→ **HOW TO COMPLETE THIS TASK**:
Could you write the entries out again, exactly as they appear?

→ **GIVEN DATA**:

Segment Open

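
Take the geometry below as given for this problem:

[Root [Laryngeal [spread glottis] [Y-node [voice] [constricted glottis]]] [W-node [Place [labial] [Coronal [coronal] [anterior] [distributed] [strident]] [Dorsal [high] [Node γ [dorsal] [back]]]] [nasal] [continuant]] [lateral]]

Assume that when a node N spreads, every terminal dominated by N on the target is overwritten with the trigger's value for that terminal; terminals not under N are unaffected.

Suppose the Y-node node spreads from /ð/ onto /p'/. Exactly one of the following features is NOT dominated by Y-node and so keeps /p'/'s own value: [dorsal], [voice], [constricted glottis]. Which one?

The terminals dominated by Y-node are [voice], [constricted glottis].
Spreading Y-node replaces [voice], [constricted glottis] with the trigger's values, since each sits inside the Y-node constituent.
[dorsal] attaches under Node γ, not under Y-node, so /p'/ retains its own value for [dorsal].

[dorsal]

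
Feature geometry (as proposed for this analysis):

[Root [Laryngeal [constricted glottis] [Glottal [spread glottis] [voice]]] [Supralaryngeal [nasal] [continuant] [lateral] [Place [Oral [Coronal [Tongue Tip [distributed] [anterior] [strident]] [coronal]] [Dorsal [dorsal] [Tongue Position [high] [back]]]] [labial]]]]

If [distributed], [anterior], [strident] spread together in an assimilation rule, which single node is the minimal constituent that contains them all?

Tongue Tip

[distributed]: Root / Supralaryngeal / Place / Oral / Coronal / Tongue Tip / [distributed].
[anterior] lies under Tongue Tip (below Supralaryngeal).
[strident]: Root / Supralaryngeal / Place / Oral / Coronal / Tongue Tip / [strident].
Tongue Tip is the lowest common ancestor — every listed feature sits under it, and no single subconstituent of Tongue Tip covers them all.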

Segment Closed

→ **SOLVED PROBLEM**:
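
Take the geometry below as given for this problem:

[Root [Laryngeal [spread glottis] [Y-node [voice] [constricted glottis]]] [W-node [Place [labial] [Coronal [coronal] [anterior] [distributed] [strident]] [Dorsal [high] [Node γ [dorsal] [back]]]] [nasal] [continuant]] [lateral]]

Assume that when a node N spreads, every terminal dominated by N on the target is overwritten with the trigger's value for that terminal; terminals not under N are unaffected.

Suppose the Y-node node spreads from /ð/ onto /p'/. Exactly one of the following features is NOT dominated by Y-node and so keeps /p'/'s own value: [dorsal], [voice], [constricted glottis]. Which one?

The terminals dominated by Y-node are [voice], [constricted glottis].
Spreading Y-node replaces [voice], [constricted glottis] with the trigger's values, since each sits inside the Y-node constituent.
[dorsal] attaches under Node γ, not under Y-node, so /p'/ retains its own value for [dorsal].

[dorsal]

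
Feature geometry (as proposed for this analysis):

[Root [Laryngeal [constricted glottis] [Glottal [spread glottis] [voice]]] [Supralaryngeal [nasal] [continuant] [lateral] [Place [Oral [Coronal [Tongue Tip [distributed] [anterior] [strident]] [coronal]] [Dorsal [dorsal] [Tongue Position [high] [back]]]] [labial]]]]

If [distributed], [anterior], [strident] spread together in an assimilation rule, which single node is the minimal constituent that contains them all?

Tongue Tip

[distributed]: Root / Supralaryngeal / Place / Oral / Coronal / Tongue Tip / [distributed].
[anterior] lies under Tongue Tip (below Supralaryngeal).
[strident]: Root / Supralaryngeal / Place / Oral / Coronal / Tongue Tip / [strident].
Tongue Tip is the lowest common ancestor — every listed feature sits under it, and no single subconstituent of Tongue Tip covers them all.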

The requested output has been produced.